▶ **Problem to work on**
Print each entry word for word.

▶ **Recorded information**
---+---

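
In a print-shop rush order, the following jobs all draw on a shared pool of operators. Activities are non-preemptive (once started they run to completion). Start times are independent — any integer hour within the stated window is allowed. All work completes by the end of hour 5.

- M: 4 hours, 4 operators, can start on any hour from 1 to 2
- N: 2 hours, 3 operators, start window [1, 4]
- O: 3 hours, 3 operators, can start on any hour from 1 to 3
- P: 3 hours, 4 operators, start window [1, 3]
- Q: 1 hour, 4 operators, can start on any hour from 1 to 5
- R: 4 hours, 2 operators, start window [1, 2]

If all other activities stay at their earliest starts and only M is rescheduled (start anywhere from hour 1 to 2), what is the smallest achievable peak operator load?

M@1: h1:20  h2:16  h3:13  h4:6  h5:0 → peak 20
M@2: h1:16  h2:16  h3:13  h4:6  h5:4 → peak 16
Best is M@2, peak 16.

16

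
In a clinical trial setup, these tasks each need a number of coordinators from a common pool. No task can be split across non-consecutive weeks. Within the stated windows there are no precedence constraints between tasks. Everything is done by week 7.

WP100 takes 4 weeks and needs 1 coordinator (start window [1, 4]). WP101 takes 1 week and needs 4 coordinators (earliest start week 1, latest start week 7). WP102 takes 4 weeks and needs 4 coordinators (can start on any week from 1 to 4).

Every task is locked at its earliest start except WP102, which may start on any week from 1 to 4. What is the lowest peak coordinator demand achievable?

5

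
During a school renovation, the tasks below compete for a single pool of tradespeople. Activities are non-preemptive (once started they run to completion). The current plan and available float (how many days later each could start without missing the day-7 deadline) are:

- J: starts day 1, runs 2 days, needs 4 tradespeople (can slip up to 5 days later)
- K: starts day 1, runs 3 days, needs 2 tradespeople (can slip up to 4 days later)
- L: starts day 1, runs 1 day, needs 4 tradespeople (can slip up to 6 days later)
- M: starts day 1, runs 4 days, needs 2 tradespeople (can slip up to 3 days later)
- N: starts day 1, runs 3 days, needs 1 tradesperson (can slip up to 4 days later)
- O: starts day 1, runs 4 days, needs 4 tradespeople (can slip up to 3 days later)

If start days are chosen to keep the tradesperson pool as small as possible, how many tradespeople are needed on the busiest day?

Early-start (J@1, K@1, L@1, M@1, N@1, O@1) gives peak 17: d1:17  d2:13  d3:9  d4:6  d5:0  d6:0  d7:0.
Shift L→3, M→4, O→4.
Schedule J@1, K@1, L@3, M@4, N@1, O@4: d1:7  d2:7  d3:7  d4:6  d5:6  d6:6  d7:6 — peak 7.
Total tradesperson-days = 45 over 7 days ⇒ peak ≥ ⌈45/7⌉ = 7, so 7 is optimal.

7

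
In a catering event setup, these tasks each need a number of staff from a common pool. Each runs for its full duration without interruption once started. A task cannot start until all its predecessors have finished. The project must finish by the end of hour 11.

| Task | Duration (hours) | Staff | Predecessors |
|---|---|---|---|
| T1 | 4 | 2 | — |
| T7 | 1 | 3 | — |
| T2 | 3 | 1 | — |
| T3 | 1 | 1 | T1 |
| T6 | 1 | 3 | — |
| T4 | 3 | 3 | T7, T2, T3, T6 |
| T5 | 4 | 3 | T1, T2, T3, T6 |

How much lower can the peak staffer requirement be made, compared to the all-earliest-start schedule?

Early-start peak: h1:9  h2:3  h3:3  h4:2  h5:1  h6:6  h7:6  h8:6  h9:3  h10:0  h11:0 ⇒ 9.
Leveled (T1@1, T7@1, T2@1, T3@5, T6@2, T4@6, T5@6): h1:6  h2:6  h3:3  h4:2  h5:1  h6:6  h7:6  h8:6  h9:3  h10:0  h11:0 ⇒ 6.
Reduction 9 − 6 = 3.

3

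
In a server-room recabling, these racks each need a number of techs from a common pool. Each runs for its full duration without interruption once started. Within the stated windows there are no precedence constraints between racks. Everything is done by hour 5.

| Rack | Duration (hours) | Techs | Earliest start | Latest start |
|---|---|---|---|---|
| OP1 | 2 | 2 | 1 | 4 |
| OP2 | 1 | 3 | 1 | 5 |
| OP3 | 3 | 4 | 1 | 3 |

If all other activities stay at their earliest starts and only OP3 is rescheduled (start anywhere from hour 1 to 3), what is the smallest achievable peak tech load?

5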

---+---

▶ **Result of the task**
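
In a print-shop rush order, the following jobs all draw on a shared pool of operators. Activities are non-preemptive (once started they run to completion). Start times are independent — any integer hour within the stated window is allowed. All work completes by the end of hour 5.

- M: 4 hours, 4 operators, can start on any hour from 1 to 2
- N: 2 hours, 3 operators, start window [1, 4]
- O: 3 hours, 3 operators, can start on any hour from 1 to 3
- P: 3 hours, 4 operators, start window [1, 3]
- Q: 1 hour, 4 operators, can start on any hour from 1 to 5
- R: 4 hours, 2 operators, start window [1, 2]

If all other activities stay at their earliest starts and only M is rescheduled (start anywhere from hour 1 to 2), what is the smallest achievable peak operator load?

M@1: h1:20  h2:16  h3:13  h4:6  h5:0 → peak 20
M@2: h1:16  h2:16  h3:13  h4:6  h5:4 → peak 16
Best is M@2, peak 16.

16

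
In a clinical trial setup, these tasks each need a number of coordinators from a common pool. No task can be split across non-consecutive weeks. Within the stated windows there are no precedence constraints between tasks. Everything is done by week 7.

WP100 takes 4 weeks and needs 1 coordinator (start window [1, 4]). WP101 takes 1 week and needs 4 coordinators (earliest start week 1, latest start week 7). WP102 takes 4 weeks and needs 4 coordinators (can start on any week from 1 to 4).

Every task is locked at its earliest start except WP102, which may start on any week from 1 to 4. What is the lowest peak coordinator demand achievable?

5

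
During a school renovation, the tasks below compete for a single pool of tradespeople. Activities are non-preemptive (once started they run to completion). The current plan and available float (how many days later each could start without missing the day-7 deadline) are:

- J: starts day 1, runs 2 days, needs 4 tradespeople (can slip up to 5 days later)
- K: starts day 1, runs 3 days, needs 2 tradespeople (can slip up to 4 days later)
- L: starts day 1, runs 1 day, needs 4 tradespeople (can slip up to 6 days later)
- M: starts day 1, runs 4 days, needs 2 tradespeople (can slip up to 3 days later)
- N: starts day 1, runs 3 days, needs 1 tradesperson (can slip up to 4 days later)
- O: starts day 1, runs 4 days, needs 4 tradespeople (can slip up to 3 days later)

If start days are chosen to keep the tradesperson pool as small as possible, how many tradespeople are needed on the busiest day?

Early-start (J@1, K@1, L@1, M@1, N@1, O@1) gives peak 17: d1:17  d2:13  d3:9  d4:6  d5:0  d6:0  d7:0.
Shift L→3, M→4, O→4.
Schedule J@1, K@1, L@3, M@4, N@1, O@4: d1:7  d2:7  d3:7  d4:6  d5:6  d6:6  d7:6 — peak 7.
Total tradesperson-days = 45 over 7 days ⇒ peak ≥ ⌈45/7⌉ = 7, so 7 is optimal.

7

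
In a catering event setup, these tasks each need a number of staff from a common pool. Each runs for its full duration without interruption once started. A task cannot start until all its predecessors have finished. The project must finish by the end of hour 11.

| Task | Duration (hours) | Staff | Predecessors |
|---|---|---|---|
| T1 | 4 | 2 | — |
| T7 | 1 | 3 | — |
| T2 | 3 | 1 | — |
| T3 | 1 | 1 | T1 |
| T6 | 1 | 3 | — |
| T4 | 3 | 3 | T7, T2, T3, T6 |
| T5 | 4 | 3 | T1, T2, T3, T6 |

How much lower can the peak staffer requirement be made, compared to the all-earliest-start schedule?

Early-start peak: h1:9  h2:3  h3:3  h4:2  h5:1  h6:6  h7:6  h8:6  h9:3  h10:0  h11:0 ⇒ 9.
Leveled (T1@1, T7@1, T2@1, T3@5, T6@2, T4@6, T5@6): h1:6  h2:6  h3:3  h4:2  h5:1  h6:6  h7:6  h8:6  h9:3  h10:0  h11:0 ⇒ 6.
Reduction 9 − 6 = 3.

3

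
In a server-room recabling, these racks each need a number of techs from a common pool. Each runs for its full duration without interruption once started. Within the stated windows there are no precedence constraints between racks. Everything is done by hour 5.

| Rack | Duration (hours) | Techs | Earliest start | Latest start |
|---|---|---|---|---|
| OP1 | 2 | 2 | 1 | 4 |
| OP2 | 1 | 3 | 1 | 5 |
| OP3 | 3 | 4 | 1 | 3 |

If all other activities stay at their earliest starts and only OP3 is rescheduled (start anywhere from hour 1 to 3), what is the smallest achievable peak tech load?

5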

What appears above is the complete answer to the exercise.